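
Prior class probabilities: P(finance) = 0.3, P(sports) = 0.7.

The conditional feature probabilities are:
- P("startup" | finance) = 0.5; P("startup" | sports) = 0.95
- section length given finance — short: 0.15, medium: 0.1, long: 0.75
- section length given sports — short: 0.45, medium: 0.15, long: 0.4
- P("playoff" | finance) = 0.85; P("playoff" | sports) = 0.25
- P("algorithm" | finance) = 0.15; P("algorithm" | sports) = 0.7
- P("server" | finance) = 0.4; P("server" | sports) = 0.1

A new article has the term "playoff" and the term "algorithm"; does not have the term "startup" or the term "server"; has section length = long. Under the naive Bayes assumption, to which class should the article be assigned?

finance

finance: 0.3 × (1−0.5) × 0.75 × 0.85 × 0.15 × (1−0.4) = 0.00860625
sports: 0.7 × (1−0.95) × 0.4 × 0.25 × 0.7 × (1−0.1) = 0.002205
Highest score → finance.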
====
Lines above with "medium" in them are the ones to copy.

[Expected answer]
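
- section length given finance — short: 0.15, medium: 0.1, long: 0.75
- section length given sports — short: 0.45, medium: 0.15, long: 0.4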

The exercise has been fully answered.